Start of Input material
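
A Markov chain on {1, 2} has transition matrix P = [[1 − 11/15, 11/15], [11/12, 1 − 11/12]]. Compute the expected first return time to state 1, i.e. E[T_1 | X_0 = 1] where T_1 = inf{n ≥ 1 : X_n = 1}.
E[T_1 | X_0 = 1] = 1/π_1 = 9/5

For an irreducible recurrent Markov chain with stationary distribution π, E[T_i | X_0 = i] = 1/π_i (Kac's formula). Here π_1 = (11/12)/(11/15 + 11/12) = (11/12)/(33/20) = 5/9, so E[T_1 | X_0 = 1] = 1/π_1 = (11/15 + 11/12)/(11/12) = (33/20)/(11/12) = 9/5.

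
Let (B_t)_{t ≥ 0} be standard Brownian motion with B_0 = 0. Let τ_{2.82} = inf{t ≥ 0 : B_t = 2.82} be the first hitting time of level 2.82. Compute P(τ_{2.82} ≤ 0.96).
P(τ_{2.82} ≤ 0.96) = 2(1 − Φ(2.82/√0.96)) = 2(1 − Φ(2.8782)) ≈ 0.0040

By the reflection principle for standard BM, P(τ_b ≤ t) = 2 · P(B_t ≥ b). Since B_t ~ N(0, t), P(B_t ≥ 2.82) = 1 − Φ(2.82/√t) = 1 − Φ(2.82/√0.96) = 1 − Φ(2.8782) ≈ 0.00200. Doubling: P(τ_{2.82} ≤ 0.96) ≈ 2 · 0.00200 = 0.00400 ≈ 0.0040.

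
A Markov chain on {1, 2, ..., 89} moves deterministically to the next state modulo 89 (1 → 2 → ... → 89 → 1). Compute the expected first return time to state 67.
E[T_67 | X_0 = 67] = 89

The chain cycles deterministically, so starting at state 67 it returns in exactly 89 steps. Equivalently, the stationary distribution is uniform π_j = 1/89 for every state j, so by Kac's formula E[T_67] = 1/π_67 = 89.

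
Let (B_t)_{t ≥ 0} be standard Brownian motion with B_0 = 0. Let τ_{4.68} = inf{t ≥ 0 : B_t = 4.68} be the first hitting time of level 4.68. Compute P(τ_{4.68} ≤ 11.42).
P(τ_{4.68} ≤ 11.42) = 2(1 − Φ(4.68/√11.42)) = 2(1 − Φ(1.3849)) ≈ 0.1661

By the reflection principle for standard BM, P(τ_b ≤ t) = 2 · P(B_t ≥ b). Since B_t ~ N(0, t), P(B_t ≥ 4.68) = 1 − Φ(4.68/√t) = 1 − Φ(4.68/√11.42) = 1 − Φ(1.3849) ≈ 0.08304. Doubling: P(τ_{4.68} ≤ 11.42) ≈ 2 · 0.08304 = 0.16608 ≈ 0.1661.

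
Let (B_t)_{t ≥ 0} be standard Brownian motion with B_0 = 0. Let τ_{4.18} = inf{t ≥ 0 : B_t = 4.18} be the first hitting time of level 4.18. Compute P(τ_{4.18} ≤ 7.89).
P(τ_{4.18} ≤ 7.89) = 2(1 − Φ(4.18/√7.89)) = 2(1 − Φ(1.4881)) ≈ 0.1367

By the reflection principle for standard BM, P(τ_b ≤ t) = 2 · P(B_t ≥ b). Since B_t ~ N(0, t), P(B_t ≥ 4.18) = 1 − Φ(4.18/√t) = 1 − Φ(4.18/√7.89) = 1 − Φ(1.4881) ≈ 0.06836. Doubling: P(τ_{4.18} ≤ 7.89) ≈ 2 · 0.06836 = 0.13672 ≈ 0.1367.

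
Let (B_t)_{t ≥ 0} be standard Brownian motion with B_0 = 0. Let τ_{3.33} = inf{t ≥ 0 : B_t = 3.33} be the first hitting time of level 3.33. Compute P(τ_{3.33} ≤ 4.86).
P(τ_{3.33} ≤ 4.86) = 2(1 − Φ(3.33/√4.86)) = 2(1 − Φ(1.5105)) ≈ 0.1309

By the reflection principle for standard BM, P(τ_b ≤ t) = 2 · P(B_t ≥ b). Since B_t ~ N(0, t), P(B_t ≥ 3.33) = 1 − Φ(3.33/√t) = 1 − Φ(3.33/√4.86) = 1 − Φ(1.5105) ≈ 0.06546. Doubling: P(τ_{3.33} ≤ 4.86) ≈ 2 · 0.06546 = 0.13092 ≈ 0.1309.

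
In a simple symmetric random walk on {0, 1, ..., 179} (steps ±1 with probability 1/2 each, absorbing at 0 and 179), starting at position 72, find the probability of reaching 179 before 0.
P(hit 179 before 0) = 72/179

Let u_k = P(hit 179 before 0 | start at k). Then u_0 = 0, u_179 = 1, and u_k = u_{k-1}/2 + u_{k+1}/2 for 1 ≤ k ≤ 178. This harmonic recurrence is solved by u_k = k/179, giving u_72 = 72/179.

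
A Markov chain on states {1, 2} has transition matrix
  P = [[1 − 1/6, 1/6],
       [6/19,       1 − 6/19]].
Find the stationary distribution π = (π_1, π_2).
π_1 = 36/55, π_2 = 19/55

Solve πP = π with π_1 + π_2 = 1. From πP = π: π_1 · (1 − 1/6) + π_2 · 6/19 = π_1 ⇒ π_2 · 6/19 = π_1 · 1/6 ⇒ π_2/π_1 = (1/6)/(6/19) = 19/36. Together with π_1 + π_2 = 1:
  π_1 = (6/19)/(1/6 + 6/19) = (6/19)/(55/114) = 36/55,
  π_2 = (1/6)/(1/6 + 6/19) = (1/6)/(55/114) = 19/55.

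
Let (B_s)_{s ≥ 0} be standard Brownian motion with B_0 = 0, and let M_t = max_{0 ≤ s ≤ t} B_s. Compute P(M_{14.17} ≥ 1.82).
P(M_{14.17} ≥ 1.82) = 2·P(B_{14.17} ≥ 1.82) = 2(1 − Φ(1.82/√14.17)) ≈ 0.6287

By the reflection principle for Brownian motion, P(M_t ≥ a) = 2 · P(B_t ≥ a) for a ≥ 0. Since B_t ~ N(0, t), P(B_t ≥ 1.82) = 1 − Φ(1.82/√t) = 1 − Φ(1.82/√14.17) = 1 − Φ(0.4835). So
  P(M_{14.17} ≥ 1.82) = 2(1 − Φ(0.4835)) ≈ 0.6287.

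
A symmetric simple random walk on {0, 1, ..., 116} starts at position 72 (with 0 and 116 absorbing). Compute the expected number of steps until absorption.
E[τ | X_0 = 72] = 3168

Let v_k = E[τ | X_0 = k]. Boundary: v_0 = v_116 = 0. Recurrence: v_k = 1 + (v_{k-1} + v_{k+1})/2 for 1 ≤ k ≤ 115. The particular solution to v_k − (v_{k-1} + v_{k+1})/2 = 1 is v_k = −k^2. Adding homogeneous solution A + B k and matching boundaries gives v_k = k (116 − k). Substituting k = 72: v_72 = 72 · 44 = 3168.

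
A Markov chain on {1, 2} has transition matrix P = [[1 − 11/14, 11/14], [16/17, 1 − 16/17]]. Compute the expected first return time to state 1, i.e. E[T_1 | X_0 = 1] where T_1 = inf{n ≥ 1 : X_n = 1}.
E[T_1 | X_0 = 1] = 1/π_1 = 411/224

For an irreducible recurrent Markov chain with stationary distribution π, E[T_i | X_0 = i] = 1/π_i (Kac's formula). Here π_1 = (16/17)/(11/14 + 16/17) = (16/17)/(411/238) = 224/411, so E[T_1 | X_0 = 1] = 1/π_1 = (11/14 + 16/17)/(16/17) = (411/238)/(16/17) = 411/224.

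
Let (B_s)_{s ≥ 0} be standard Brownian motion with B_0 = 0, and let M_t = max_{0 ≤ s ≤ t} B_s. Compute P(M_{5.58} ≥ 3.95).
P(M_{5.58} ≥ 3.95) = 2·P(B_{5.58} ≥ 3.95) = 2(1 − Φ(3.95/√5.58)) ≈ 0.0945

By the reflection principle for Brownian motion, P(M_t ≥ a) = 2 · P(B_t ≥ a) for a ≥ 0. Since B_t ~ N(0, t), P(B_t ≥ 3.95) = 1 − Φ(3.95/√t) = 1 − Φ(3.95/√5.58) = 1 − Φ(1.6722). So
  P(M_{5.58} ≥ 3.95) = 2(1 − Φ(1.6722)) ≈ 0.0945.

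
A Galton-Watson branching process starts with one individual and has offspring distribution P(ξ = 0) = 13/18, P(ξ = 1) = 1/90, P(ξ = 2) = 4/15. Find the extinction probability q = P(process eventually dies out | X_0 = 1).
q = 1

Mean offspring μ = 0·13/18 + 1·1/90 + 2·4/15 = 49/90 ≤ 1. For μ ≤ 1 with offspring not concentrated at 1, the Galton-Watson process goes extinct almost surely, so q = 1.
(Algebraic check: The pgf is f(s) = 13/18 + 1/90·s + 4/15·s². The extinction probability q is the smallest fixed point of f in [0, 1]. Setting s = f(s):
  4/15·s² + (1/90 − 1)·s + 13/18 = 0
  4/15·s² − (13/18 + 4/15)·s + 13/18 = 0
which factors as (s − 1)·(4/15·s − 13/18) = 0, giving roots s = 1 and s = (13/18)/(4/15) = 65/24. Since 65/24 ≥ 1, the smallest root in [0, 1] is s = 1.)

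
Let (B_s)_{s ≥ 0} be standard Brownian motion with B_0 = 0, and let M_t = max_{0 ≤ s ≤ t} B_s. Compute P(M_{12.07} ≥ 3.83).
P(M_{12.07} ≥ 3.83) = 2·P(B_{12.07} ≥ 3.83) = 2(1 − Φ(3.83/√12.07)) ≈ 0.2703

By the reflection principle for Brownian motion, P(M_t ≥ a) = 2 · P(B_t ≥ a) for a ≥ 0. Since B_t ~ N(0, t), P(B_t ≥ 3.83) = 1 − Φ(3.83/√t) = 1 − Φ(3.83/√12.07) = 1 − Φ(1.1024). So
  P(M_{12.07} ≥ 3.83) = 2(1 − Φ(1.1024)) ≈ 0.2703.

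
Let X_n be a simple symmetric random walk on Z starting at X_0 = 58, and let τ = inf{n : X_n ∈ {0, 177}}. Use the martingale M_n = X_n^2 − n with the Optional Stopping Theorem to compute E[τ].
E[τ] = 6902

M_n = X_n^2 − n is a martingale (since E[X_{n+1}^2 | F_n] = X_n^2 + 1). By OST (τ has finite mean in a bounded region), E[M_τ] = E[M_0] = X_0^2 − 0 = 58^2 = 3364. Also E[M_τ] = E[X_τ^2] − E[τ]. The walk exits at 0 or 177, with P(hit 177 first) = 58/177, so E[X_τ^2] = 177^2 · 58/177 + 0 = 10266. Thus E[τ] = E[X_τ^2] − E[M_τ] = 10266 − 3364 = 6902 = 58(177 − 58) = 6902.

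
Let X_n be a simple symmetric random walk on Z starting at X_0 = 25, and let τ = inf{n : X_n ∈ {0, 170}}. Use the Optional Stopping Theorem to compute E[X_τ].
E[X_τ] = 25

X_n is a martingale and τ is a bounded-mean stopping time (indeed τ is finite a.s. with bounded expectation since the walk is in a bounded region). By the OST, E[X_τ] = E[X_0] = 25. Equivalently: E[X_τ] = 170 · P(hit 170 first) + 0 · P(hit 0 first) = 170 · (25/170) = 25.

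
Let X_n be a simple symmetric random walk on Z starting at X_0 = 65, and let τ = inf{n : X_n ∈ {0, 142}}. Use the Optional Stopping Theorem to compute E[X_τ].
E[X_τ] = 65

X_n is a martingale and τ is a bounded-mean stopping time (indeed τ is finite a.s. with bounded expectation since the walk is in a bounded region). By the OST, E[X_τ] = E[X_0] = 65. Equivalently: E[X_τ] = 142 · P(hit 142 first) + 0 · P(hit 0 first) = 142 · (65/142) = 65.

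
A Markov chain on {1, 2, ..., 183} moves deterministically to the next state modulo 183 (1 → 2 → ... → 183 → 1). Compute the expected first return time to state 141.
E[T_141 | X_0 = 141] = 183

The chain cycles deterministically, so starting at state 141 it returns in exactly 183 steps. Equivalently, the stationary distribution is uniform π_j = 1/183 for every state j, so by Kac's formula E[T_141] = 1/π_141 = 183.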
End of Input material
[Problem description] Starting at the line that contains "65, and let", print every line through the last one of the records, exactly and with nothing else.

[Solution to this task]
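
Let X_n be a simple symmetric random walk on Z starting at X_0 = 65, and let τ = inf{n : X_n ∈ {0, 142}}. Use the Optional Stopping Theorem to compute E[X_τ].
E[X_τ] = 65

X_n is a martingale and τ is a bounded-mean stopping time (indeed τ is finite a.s. with bounded expectation since the walk is in a bounded region). By the OST, E[X_τ] = E[X_0] = 65. Equivalently: E[X_τ] = 142 · P(hit 142 first) + 0 · P(hit 0 first) = 142 · (65/142) = 65.

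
A Markov chain on {1, 2, ..., 183} moves deterministically to the next state modulo 183 (1 → 2 → ... → 183 → 1). Compute the expected first return time to state 141.
E[T_141 | X_0 = 141] = 183

The chain cycles deterministically, so starting at state 141 it returns in exactly 183 steps. Equivalently, the stationary distribution is uniform π_j = 1/183 for every state j, so by Kac's formula E[T_141] = 1/π_141 = 183.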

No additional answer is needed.